- Brief -
Using the records below, find how many lines hold the word "Ningbo" and reply with only that number.

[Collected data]
────
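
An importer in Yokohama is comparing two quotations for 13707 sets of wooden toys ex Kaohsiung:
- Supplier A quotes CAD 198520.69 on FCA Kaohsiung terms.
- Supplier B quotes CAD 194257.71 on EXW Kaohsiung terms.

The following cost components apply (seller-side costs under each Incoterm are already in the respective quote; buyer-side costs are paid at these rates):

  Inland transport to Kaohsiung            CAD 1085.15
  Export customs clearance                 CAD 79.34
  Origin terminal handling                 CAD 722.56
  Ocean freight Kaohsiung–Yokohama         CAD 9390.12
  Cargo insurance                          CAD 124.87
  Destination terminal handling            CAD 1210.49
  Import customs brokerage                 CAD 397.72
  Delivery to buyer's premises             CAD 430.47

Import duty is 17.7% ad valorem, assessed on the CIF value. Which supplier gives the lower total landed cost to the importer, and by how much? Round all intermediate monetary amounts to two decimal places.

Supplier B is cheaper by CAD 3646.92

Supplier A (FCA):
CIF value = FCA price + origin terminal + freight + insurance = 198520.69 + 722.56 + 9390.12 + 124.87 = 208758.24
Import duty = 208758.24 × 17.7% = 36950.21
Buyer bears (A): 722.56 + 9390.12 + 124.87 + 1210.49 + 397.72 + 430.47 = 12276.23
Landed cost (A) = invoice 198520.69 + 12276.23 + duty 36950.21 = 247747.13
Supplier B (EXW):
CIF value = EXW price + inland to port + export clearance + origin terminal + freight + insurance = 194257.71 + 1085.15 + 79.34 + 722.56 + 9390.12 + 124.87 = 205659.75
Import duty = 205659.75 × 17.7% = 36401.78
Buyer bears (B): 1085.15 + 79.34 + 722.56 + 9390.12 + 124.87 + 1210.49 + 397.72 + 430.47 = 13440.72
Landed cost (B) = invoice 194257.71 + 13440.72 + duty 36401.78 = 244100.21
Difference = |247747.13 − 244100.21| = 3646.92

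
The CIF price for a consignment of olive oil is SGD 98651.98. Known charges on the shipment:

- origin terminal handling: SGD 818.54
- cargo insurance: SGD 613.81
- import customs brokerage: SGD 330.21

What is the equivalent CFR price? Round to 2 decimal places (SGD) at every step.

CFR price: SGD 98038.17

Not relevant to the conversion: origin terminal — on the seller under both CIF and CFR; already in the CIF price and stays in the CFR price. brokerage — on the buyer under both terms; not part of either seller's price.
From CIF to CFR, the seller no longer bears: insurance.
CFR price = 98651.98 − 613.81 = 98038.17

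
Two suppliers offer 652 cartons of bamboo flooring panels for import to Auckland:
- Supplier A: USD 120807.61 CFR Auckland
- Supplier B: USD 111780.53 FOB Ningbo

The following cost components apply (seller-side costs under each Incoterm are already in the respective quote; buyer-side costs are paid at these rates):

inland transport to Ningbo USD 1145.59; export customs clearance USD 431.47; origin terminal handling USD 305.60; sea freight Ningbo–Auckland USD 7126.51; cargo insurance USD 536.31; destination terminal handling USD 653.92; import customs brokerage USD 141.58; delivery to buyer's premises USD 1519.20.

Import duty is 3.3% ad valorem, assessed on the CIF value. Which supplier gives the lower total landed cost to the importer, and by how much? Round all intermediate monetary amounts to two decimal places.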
────
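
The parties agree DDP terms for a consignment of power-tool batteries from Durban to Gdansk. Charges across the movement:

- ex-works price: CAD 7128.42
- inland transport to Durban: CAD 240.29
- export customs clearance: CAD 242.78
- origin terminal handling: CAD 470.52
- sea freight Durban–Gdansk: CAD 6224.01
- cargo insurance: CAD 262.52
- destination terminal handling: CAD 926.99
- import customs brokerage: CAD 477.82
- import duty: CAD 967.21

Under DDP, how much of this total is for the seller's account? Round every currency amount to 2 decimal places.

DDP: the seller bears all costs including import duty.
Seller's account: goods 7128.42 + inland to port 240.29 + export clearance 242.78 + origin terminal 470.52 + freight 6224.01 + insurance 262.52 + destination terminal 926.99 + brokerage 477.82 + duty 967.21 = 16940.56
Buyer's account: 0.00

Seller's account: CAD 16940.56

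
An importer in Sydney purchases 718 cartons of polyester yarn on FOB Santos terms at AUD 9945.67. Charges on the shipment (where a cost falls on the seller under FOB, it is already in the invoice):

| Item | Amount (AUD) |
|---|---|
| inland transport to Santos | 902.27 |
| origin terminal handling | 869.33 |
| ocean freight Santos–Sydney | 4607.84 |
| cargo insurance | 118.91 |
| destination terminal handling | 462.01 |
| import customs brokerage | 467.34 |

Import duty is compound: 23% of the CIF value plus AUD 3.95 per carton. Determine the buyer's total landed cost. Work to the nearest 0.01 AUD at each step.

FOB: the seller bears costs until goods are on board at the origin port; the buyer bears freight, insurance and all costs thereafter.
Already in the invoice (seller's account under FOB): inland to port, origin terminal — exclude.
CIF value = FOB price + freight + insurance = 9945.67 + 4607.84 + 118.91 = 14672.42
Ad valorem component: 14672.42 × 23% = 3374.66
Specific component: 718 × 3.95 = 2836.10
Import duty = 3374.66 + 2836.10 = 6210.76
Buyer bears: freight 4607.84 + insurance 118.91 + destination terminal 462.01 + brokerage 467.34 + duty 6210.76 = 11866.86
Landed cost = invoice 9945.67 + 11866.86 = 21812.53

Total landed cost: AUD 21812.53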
────
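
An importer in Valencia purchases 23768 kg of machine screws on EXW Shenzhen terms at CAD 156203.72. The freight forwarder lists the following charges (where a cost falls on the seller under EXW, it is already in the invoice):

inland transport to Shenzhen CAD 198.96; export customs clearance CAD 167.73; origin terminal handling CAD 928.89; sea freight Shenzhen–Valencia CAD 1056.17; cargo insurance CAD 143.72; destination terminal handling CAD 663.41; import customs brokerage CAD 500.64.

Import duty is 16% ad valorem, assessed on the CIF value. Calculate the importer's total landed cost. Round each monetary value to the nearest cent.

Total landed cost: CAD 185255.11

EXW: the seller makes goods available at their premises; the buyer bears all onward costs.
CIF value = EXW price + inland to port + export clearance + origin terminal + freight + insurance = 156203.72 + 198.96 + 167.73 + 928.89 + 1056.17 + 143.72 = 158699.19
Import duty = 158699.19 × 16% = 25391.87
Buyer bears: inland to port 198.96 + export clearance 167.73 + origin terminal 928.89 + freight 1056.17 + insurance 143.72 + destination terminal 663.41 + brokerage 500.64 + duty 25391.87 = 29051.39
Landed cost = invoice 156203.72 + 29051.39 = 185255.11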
────
- Answer to this exercise -
2